Transcribe exactly everything in the data below from the line containing "Had Publish been" down to the line containing "Signage: 5 weeks; requires Reviews", both lines included and nothing further.
────────────────
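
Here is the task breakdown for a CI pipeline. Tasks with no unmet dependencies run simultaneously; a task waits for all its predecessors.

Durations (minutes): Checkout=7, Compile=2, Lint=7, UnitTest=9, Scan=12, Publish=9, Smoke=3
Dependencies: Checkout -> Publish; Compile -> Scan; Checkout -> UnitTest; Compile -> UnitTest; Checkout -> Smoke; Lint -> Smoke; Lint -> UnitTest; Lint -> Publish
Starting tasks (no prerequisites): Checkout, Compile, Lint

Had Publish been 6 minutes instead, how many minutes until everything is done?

Actual critical path: Checkout→Publish = 7+9 = 16 ⇒ 16 minutes.
Since Publish is critical, the -3 change carries straight to that chain (now 13 minutes).
New critical path: Checkout→UnitTest = 7+9 = 16 ⇒ 16 minutes.

16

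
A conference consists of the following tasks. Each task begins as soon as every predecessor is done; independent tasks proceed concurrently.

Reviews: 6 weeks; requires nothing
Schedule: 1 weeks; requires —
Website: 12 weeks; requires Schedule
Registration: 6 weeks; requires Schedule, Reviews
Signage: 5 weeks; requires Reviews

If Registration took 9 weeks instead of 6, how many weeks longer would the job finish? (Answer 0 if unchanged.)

Baseline: Schedule→Website = 1+12 = 13 → 13 weeks.
Registration is off the critical path — its longest chain is 12 weeks, giving 1 of slack.
Now Reviews→Registration = 6+9 = 15 is longest, so the finish becomes 15 weeks.
Change in finish: 15 − 13 = +2 weeks.

2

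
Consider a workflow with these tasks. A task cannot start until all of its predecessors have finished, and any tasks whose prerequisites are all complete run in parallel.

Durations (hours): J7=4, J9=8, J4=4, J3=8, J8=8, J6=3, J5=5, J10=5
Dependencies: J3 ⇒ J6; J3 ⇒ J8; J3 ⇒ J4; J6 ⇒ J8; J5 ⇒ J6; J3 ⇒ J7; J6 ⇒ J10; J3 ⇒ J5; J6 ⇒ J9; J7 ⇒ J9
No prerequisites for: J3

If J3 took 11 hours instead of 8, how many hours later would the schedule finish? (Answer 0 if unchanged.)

3

Actual critical path: J3→J5→J6→J8 = 8+5+3+8 = 24 ⇒ 24 hours.
J3 lies on that path, so at 11 hours the path becomes 27 hours.
That remains the longest chain; total 27 hours.
Change in finish: 27 − 24 = +3 hours.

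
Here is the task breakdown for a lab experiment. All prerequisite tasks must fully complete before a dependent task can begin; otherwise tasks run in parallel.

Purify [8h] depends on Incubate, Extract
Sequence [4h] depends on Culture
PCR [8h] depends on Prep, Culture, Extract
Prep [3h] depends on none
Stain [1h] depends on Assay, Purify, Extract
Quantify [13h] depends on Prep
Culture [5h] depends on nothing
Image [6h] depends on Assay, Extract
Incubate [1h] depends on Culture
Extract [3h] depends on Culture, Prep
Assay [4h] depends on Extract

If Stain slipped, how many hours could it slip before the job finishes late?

1

Critical path: Culture→Extract→Assay→Image = 5+3+4+6 = 18, so the finish is 18 hours.
Stain finishes as early as 17 and must finish by 18.
So Stain can slip 18 − 17 = 1 hour.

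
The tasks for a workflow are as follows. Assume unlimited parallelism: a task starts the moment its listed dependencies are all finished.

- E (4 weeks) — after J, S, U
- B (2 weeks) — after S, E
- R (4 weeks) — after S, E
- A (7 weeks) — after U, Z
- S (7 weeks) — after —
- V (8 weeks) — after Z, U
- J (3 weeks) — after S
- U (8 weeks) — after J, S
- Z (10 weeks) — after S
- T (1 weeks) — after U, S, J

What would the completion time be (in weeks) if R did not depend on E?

26

With the dependency in place, S→J→U→E→R = 7+3+8+4+4 = 26 sets the finish at 26 weeks.
Without E→R, R's earliest start moves from 22 to 7.
The longest chain is now S→J→U→V = 7+3+8+8 = 26, so the job takes 26 weeks.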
────────────────
__Expected answer__:
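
Had Publish been 6 minutes instead, how many minutes until everything is done?

Actual critical path: Checkout→Publish = 7+9 = 16 ⇒ 16 minutes.
Since Publish is critical, the -3 change carries straight to that chain (now 13 minutes).
New critical path: Checkout→UnitTest = 7+9 = 16 ⇒ 16 minutes.

16

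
A conference consists of the following tasks. Each task begins as soon as every predecessor is done; independent tasks proceed concurrently.

Reviews: 6 weeks; requires nothing
Schedule: 1 weeks; requires —
Website: 12 weeks; requires Schedule
Registration: 6 weeks; requires Schedule, Reviews
Signage: 5 weeks; requires Reviews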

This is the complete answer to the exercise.